INSTRUCTIONS TO FOLLOW:
Of all the lines below, return only those starting with the line holding "For the ODE" and going on through the line holding "x^2 y'' + (x^2 - x) y' + (3x^2 + x - 3) y = 0", exactly as written.

EXERCISE DATA:

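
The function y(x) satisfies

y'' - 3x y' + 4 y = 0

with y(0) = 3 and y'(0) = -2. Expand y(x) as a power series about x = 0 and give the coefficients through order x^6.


Ansatz: y(x) = sum_{n>=0} a_n x^n, so y'(x) = sum_{n>=1} n a_n x^(n-1) and y''(x) = sum_{n>=2} n(n-1) a_n x^(n-2).
Substitute into P(x) y'' + Q(x) y' + R(x) y = 0 with P(x) = 1, Q(x) = -3x, R(x) = 4, and match powers of x.
Initial conditions: a_0 = 3, a_1 = -2.
Setting the coefficient of each power of x to zero and solving order by order (substituting the coefficients already found):
  x^0: 2 a_2 + 4 a_0 = 0  ->  2 a_2 = -4 a_0 = -12  ->  a_2 = -6
  x^1: 6 a_3 + a_1 = 0  ->  6 a_3 = -a_1 = 2  ->  a_3 = 1/3
  x^2: 12 a_4 - 2 a_2 = 0  ->  12 a_4 = 2 a_2 = -12  ->  a_4 = -1
  x^3: 20 a_5 - 5 a_3 = 0  ->  20 a_5 = 5 a_3 = 5/3  ->  a_5 = 1/12
  x^4: 30 a_6 - 8 a_4 = 0  ->  30 a_6 = 8 a_4 = -8  ->  a_6 = -4/15
Truncated series: y(x) = 3 - 2 x - 6 x^2 + (1/3) x^3 - x^4 + (1/12) x^5 - (4/15) x^6 + O(x^7).

a_0 = 3; a_1 = -2; a_2 = -6; a_3 = 1/3; a_4 = -1; a_5 = 1/12; a_6 = -4/15


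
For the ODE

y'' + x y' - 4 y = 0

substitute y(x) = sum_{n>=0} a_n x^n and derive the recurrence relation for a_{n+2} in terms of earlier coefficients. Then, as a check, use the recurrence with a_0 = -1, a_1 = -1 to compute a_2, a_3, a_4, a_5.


Substitute y = sum_n a_n x^n.
y''(x) has coefficient (n+2)(n+1) a_{n+2} at x^n;
x y'(x) has coefficient n a_n at x^n (shift);
-4 y(x) has coefficient -4 a_n at x^n.
Matching x^n: (n+2)(n+1) a_{n+2} + (n - 4) a_n = 0.
Thus a_{n+2} = (-n + 4) / ((n+1)(n+2)) * a_n.

Check with a_0 = -1, a_1 = -1 (apply the recurrence for n = 0, 1, 2, 3): a_0 = -1, a_1 = -1, a_2 = -2, a_3 = -1/2, a_4 = -1/3, a_5 = -1/40.

a_(n+2) = (-n + 4) / ((n+1)(n+2)) * a_n; check: a_0 = -1, a_1 = -1, a_2 = -2, a_3 = -1/2, a_4 = -1/3, a_5 = -1/40


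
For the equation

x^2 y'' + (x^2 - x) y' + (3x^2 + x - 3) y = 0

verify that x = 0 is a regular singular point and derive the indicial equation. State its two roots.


Divide by x^2 to reach normal form y'' + P_1(x) y' + P_2(x) y = 0 with P_1(x) = 1 - 1/x and P_2(x) = 3 + 1/x - 3/x^2.
x = 0 is a singular point because the y'-coefficient 1 - 1/x has a pole at x = 0 and the y-coefficient 3 + 1/x - 3/x^2 has a pole at x = 0.
It is a regular singular point because x P_1(x) = p(x) = x - 1 and x^2 P_2(x) = q(x) = 3x^2 + x - 3 are polynomials, hence analytic at x = 0.
p(0) = -1,  q(0) = -3.
Indicial equation: r(r-1) + p(0) r + q(0) = 0, i.e. r^2 + (p(0) - 1) r + q(0) = 0, i.e. r^2 - 2 r - 3 = 0.
Discriminant: (-2)^2 - 4(-3) = 16, so r = (2 ± 4)/2.
Solving: r_1 = 3, r_2 = -1.

indicial: r^2 - 2 r - 3 = 0; roots r_1 = 3, r_2 = -1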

SOLUTION TO THE EXERCISE:
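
For the ODE

y'' + x y' - 4 y = 0

substitute y(x) = sum_{n>=0} a_n x^n and derive the recurrence relation for a_{n+2} in terms of earlier coefficients. Then, as a check, use the recurrence with a_0 = -1, a_1 = -1 to compute a_2, a_3, a_4, a_5.


Substitute y = sum_n a_n x^n.
y''(x) has coefficient (n+2)(n+1) a_{n+2} at x^n;
x y'(x) has coefficient n a_n at x^n (shift);
-4 y(x) has coefficient -4 a_n at x^n.
Matching x^n: (n+2)(n+1) a_{n+2} + (n - 4) a_n = 0.
Thus a_{n+2} = (-n + 4) / ((n+1)(n+2)) * a_n.

Check with a_0 = -1, a_1 = -1 (apply the recurrence for n = 0, 1, 2, 3): a_0 = -1, a_1 = -1, a_2 = -2, a_3 = -1/2, a_4 = -1/3, a_5 = -1/40.

a_(n+2) = (-n + 4) / ((n+1)(n+2)) * a_n; check: a_0 = -1, a_1 = -1, a_2 = -2, a_3 = -1/2, a_4 = -1/3, a_5 = -1/40


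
For the equation

x^2 y'' + (x^2 - x) y' + (3x^2 + x - 3) y = 0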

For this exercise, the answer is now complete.